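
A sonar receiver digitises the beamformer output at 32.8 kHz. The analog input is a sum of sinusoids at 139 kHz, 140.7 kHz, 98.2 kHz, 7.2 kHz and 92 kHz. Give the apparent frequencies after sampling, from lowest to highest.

fs/2 = 16.4 kHz.
139 kHz mod fs = 7.8 kHz.
7.8 kHz ≤ fs/2 = 16.4 kHz, appears at 7.8 kHz.
140.7 kHz mod fs = 9.5 kHz.
9.5 kHz ≤ fs/2 = 16.4 kHz, appears at 9.5 kHz.
98.2 kHz mod fs = 32.6 kHz.
32.6 kHz > fs/2 = 16.4 kHz, folds to fs − 32.6 kHz = 0.2 kHz.
7.2 kHz ≤ fs/2 = 16.4 kHz, passes unchanged.
92 kHz mod fs = 26.4 kHz.
26.4 kHz > fs/2 = 16.4 kHz, folds to fs − 26.4 kHz = 6.4 kHz.
Distinct values: {0.2 kHz, 6.4 kHz, 7.2 kHz, 7.8 kHz, 9.5 kHz}.

0.2 kHz, 6.4 kHz, 7.2 kHz, 7.8 kHz, 9.5 kHz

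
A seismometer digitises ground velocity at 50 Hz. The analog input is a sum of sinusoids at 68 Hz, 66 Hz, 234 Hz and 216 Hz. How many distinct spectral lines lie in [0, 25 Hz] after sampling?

fs/2 = 25 Hz.
68 Hz mod fs = 18 Hz.
18 Hz ≤ fs/2 = 25 Hz, appears at 18 Hz.
66 Hz mod fs = 16 Hz.
16 Hz ≤ fs/2 = 25 Hz, appears at 16 Hz.
234 Hz mod fs = 34 Hz.
34 Hz > fs/2 = 25 Hz, folds to fs − 34 Hz = 16 Hz.
216 Hz mod fs = 16 Hz.
16 Hz ≤ fs/2 = 25 Hz, appears at 16 Hz.
Distinct values: {16 Hz, 18 Hz} → 2.

2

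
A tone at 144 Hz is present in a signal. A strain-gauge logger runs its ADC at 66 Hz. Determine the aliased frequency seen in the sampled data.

144 Hz mod fs = 12 Hz.
12 Hz ≤ fs/2 = 33 Hz, appears at 12 Hz.

12 Hz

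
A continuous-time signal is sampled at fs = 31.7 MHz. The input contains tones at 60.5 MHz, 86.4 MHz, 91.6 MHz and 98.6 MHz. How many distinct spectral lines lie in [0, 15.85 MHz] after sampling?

fs/2 = 15.85 MHz.
60.5 MHz mod fs = 28.8 MHz.
28.8 MHz > fs/2 = 15.85 MHz, folds to fs − 28.8 MHz = 2.9 MHz.
86.4 MHz mod fs = 23 MHz.
23 MHz > fs/2 = 15.85 MHz, folds to fs − 23 MHz = 8.7 MHz.
91.6 MHz mod fs = 28.2 MHz.
28.2 MHz > fs/2 = 15.85 MHz, folds to fs − 28.2 MHz = 3.5 MHz.
98.6 MHz mod fs = 3.5 MHz.
3.5 MHz ≤ fs/2 = 15.85 MHz, appears at 3.5 MHz.
Distinct values: {2.9 MHz, 3.5 MHz, 8.7 MHz} → 3.

3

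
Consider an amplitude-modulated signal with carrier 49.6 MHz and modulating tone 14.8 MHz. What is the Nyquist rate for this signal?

128.8 MHz

AM sidebands sit at fc ± fm = 34.8 MHz and 64.4 MHz.
Highest-frequency component: 64.4 MHz.
Nyquist rate = 2 × 64.4 MHz = 128.8 MHz.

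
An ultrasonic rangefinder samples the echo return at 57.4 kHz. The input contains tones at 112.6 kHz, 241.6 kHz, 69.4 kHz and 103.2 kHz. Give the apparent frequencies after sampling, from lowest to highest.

2.2 kHz, 11.6 kHz, 12 kHz

fs/2 = 28.7 kHz.
112.6 kHz mod fs = 55.2 kHz.
55.2 kHz > fs/2 = 28.7 kHz, folds to fs − 55.2 kHz = 2.2 kHz.
241.6 kHz mod fs = 12 kHz.
12 kHz ≤ fs/2 = 28.7 kHz, appears at 12 kHz.
69.4 kHz mod fs = 12 kHz.
12 kHz ≤ fs/2 = 28.7 kHz, appears at 12 kHz.
103.2 kHz mod fs = 45.8 kHz.
45.8 kHz > fs/2 = 28.7 kHz, folds to fs − 45.8 kHz = 11.6 kHz.
Distinct values: {2.2 kHz, 11.6 kHz, 12 kHz}.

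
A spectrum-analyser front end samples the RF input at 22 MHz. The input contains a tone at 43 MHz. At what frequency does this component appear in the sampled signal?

43 MHz mod fs = 21 MHz.
21 MHz > fs/2 = 11 MHz, folds to fs − 21 MHz = 1 MHz.

1 MHz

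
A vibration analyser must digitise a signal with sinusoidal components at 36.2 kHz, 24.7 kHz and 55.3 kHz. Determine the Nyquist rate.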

━━━━━━

## Exercise goal:
Would you retype the listing above in full, exactly as it reads?

## Task response:
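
A sonar receiver digitises the beamformer output at 32.8 kHz. The analog input is a sum of sinusoids at 139 kHz, 140.7 kHz, 98.2 kHz, 7.2 kHz and 92 kHz. Give the apparent frequencies after sampling, from lowest to highest.

fs/2 = 16.4 kHz.
139 kHz mod fs = 7.8 kHz.
7.8 kHz ≤ fs/2 = 16.4 kHz, appears at 7.8 kHz.
140.7 kHz mod fs = 9.5 kHz.
9.5 kHz ≤ fs/2 = 16.4 kHz, appears at 9.5 kHz.
98.2 kHz mod fs = 32.6 kHz.
32.6 kHz > fs/2 = 16.4 kHz, folds to fs − 32.6 kHz = 0.2 kHz.
7.2 kHz ≤ fs/2 = 16.4 kHz, passes unchanged.
92 kHz mod fs = 26.4 kHz.
26.4 kHz > fs/2 = 16.4 kHz, folds to fs − 26.4 kHz = 6.4 kHz.
Distinct values: {0.2 kHz, 6.4 kHz, 7.2 kHz, 7.8 kHz, 9.5 kHz}.

0.2 kHz, 6.4 kHz, 7.2 kHz, 7.8 kHz, 9.5 kHz

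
A seismometer digitises ground velocity at 50 Hz. The analog input is a sum of sinusoids at 68 Hz, 66 Hz, 234 Hz and 216 Hz. How many distinct spectral lines lie in [0, 25 Hz] after sampling?

fs/2 = 25 Hz.
68 Hz mod fs = 18 Hz.
18 Hz ≤ fs/2 = 25 Hz, appears at 18 Hz.
66 Hz mod fs = 16 Hz.
16 Hz ≤ fs/2 = 25 Hz, appears at 16 Hz.
234 Hz mod fs = 34 Hz.
34 Hz > fs/2 = 25 Hz, folds to fs − 34 Hz = 16 Hz.
216 Hz mod fs = 16 Hz.
16 Hz ≤ fs/2 = 25 Hz, appears at 16 Hz.
Distinct values: {16 Hz, 18 Hz} → 2.

2

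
A tone at 144 Hz is present in a signal. A strain-gauge logger runs its ADC at 66 Hz. Determine the aliased frequency seen in the sampled data.

144 Hz mod fs = 12 Hz.
12 Hz ≤ fs/2 = 33 Hz, appears at 12 Hz.

12 Hz

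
A continuous-time signal is sampled at fs = 31.7 MHz. The input contains tones at 60.5 MHz, 86.4 MHz, 91.6 MHz and 98.6 MHz. How many distinct spectral lines lie in [0, 15.85 MHz] after sampling?

fs/2 = 15.85 MHz.
60.5 MHz mod fs = 28.8 MHz.
28.8 MHz > fs/2 = 15.85 MHz, folds to fs − 28.8 MHz = 2.9 MHz.
86.4 MHz mod fs = 23 MHz.
23 MHz > fs/2 = 15.85 MHz, folds to fs − 23 MHz = 8.7 MHz.
91.6 MHz mod fs = 28.2 MHz.
28.2 MHz > fs/2 = 15.85 MHz, folds to fs − 28.2 MHz = 3.5 MHz.
98.6 MHz mod fs = 3.5 MHz.
3.5 MHz ≤ fs/2 = 15.85 MHz, appears at 3.5 MHz.
Distinct values: {2.9 MHz, 3.5 MHz, 8.7 MHz} → 3.

3

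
Consider an amplitude-modulated signal with carrier 49.6 MHz and modulating tone 14.8 MHz. What is the Nyquist rate for this signal?

128.8 MHz

AM sidebands sit at fc ± fm = 34.8 MHz and 64.4 MHz.
Highest-frequency component: 64.4 MHz.
Nyquist rate = 2 × 64.4 MHz = 128.8 MHz.

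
An ultrasonic rangefinder samples the echo return at 57.4 kHz. The input contains tones at 112.6 kHz, 241.6 kHz, 69.4 kHz and 103.2 kHz. Give the apparent frequencies after sampling, from lowest to highest.

2.2 kHz, 11.6 kHz, 12 kHz

fs/2 = 28.7 kHz.
112.6 kHz mod fs = 55.2 kHz.
55.2 kHz > fs/2 = 28.7 kHz, folds to fs − 55.2 kHz = 2.2 kHz.
241.6 kHz mod fs = 12 kHz.
12 kHz ≤ fs/2 = 28.7 kHz, appears at 12 kHz.
69.4 kHz mod fs = 12 kHz.
12 kHz ≤ fs/2 = 28.7 kHz, appears at 12 kHz.
103.2 kHz mod fs = 45.8 kHz.
45.8 kHz > fs/2 = 28.7 kHz, folds to fs − 45.8 kHz = 11.6 kHz.
Distinct values: {2.2 kHz, 11.6 kHz, 12 kHz}.

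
A spectrum-analyser front end samples the RF input at 22 MHz. The input contains a tone at 43 MHz. At what frequency does this component appear in the sampled signal?

43 MHz mod fs = 21 MHz.
21 MHz > fs/2 = 11 MHz, folds to fs − 21 MHz = 1 MHz.

1 MHz

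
A vibration analyser must digitise a signal with sinusoidal components at 36.2 kHz, 24.7 kHz and 55.3 kHz. Determine the Nyquist rate.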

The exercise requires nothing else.